INPUT RECORDS |
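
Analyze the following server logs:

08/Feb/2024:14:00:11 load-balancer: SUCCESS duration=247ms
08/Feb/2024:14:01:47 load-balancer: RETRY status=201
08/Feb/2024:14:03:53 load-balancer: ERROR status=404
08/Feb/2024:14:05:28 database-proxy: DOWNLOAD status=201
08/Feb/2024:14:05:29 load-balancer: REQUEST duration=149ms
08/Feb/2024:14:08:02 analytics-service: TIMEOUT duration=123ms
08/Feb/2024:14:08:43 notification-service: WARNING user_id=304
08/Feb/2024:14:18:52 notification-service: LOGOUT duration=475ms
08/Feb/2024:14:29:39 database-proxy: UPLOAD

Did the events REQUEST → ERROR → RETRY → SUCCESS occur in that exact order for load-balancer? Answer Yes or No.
No

To verify sequence order:

1. Find all events in sequence REQUEST → ERROR → RETRY → SUCCESS for load-balancer
2. Extract their timestamps
3. Check if timestamps are in ascending order
4. Result: No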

DIRECTIONS FOR THIS TASK |
The expected answer is a word-for-word copy of every line from the one that contains "08/Feb/2024:14:08:02 analytics-service: TIMEOUT" through the final line of the material.

ANSWER AREA |
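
08/Feb/2024:14:08:02 analytics-service: TIMEOUT duration=123ms
08/Feb/2024:14:08:43 notification-service: WARNING user_id=304
08/Feb/2024:14:18:52 notification-service: LOGOUT duration=475ms
08/Feb/2024:14:29:39 database-proxy: UPLOAD

Did the events REQUEST → ERROR → RETRY → SUCCESS occur in that exact order for load-balancer? Answer Yes or No.
No

To verify sequence order:

1. Find all events in sequence REQUEST → ERROR → RETRY → SUCCESS for load-balancer
2. Extract their timestamps
3. Check if timestamps are in ascending order
4. Result: No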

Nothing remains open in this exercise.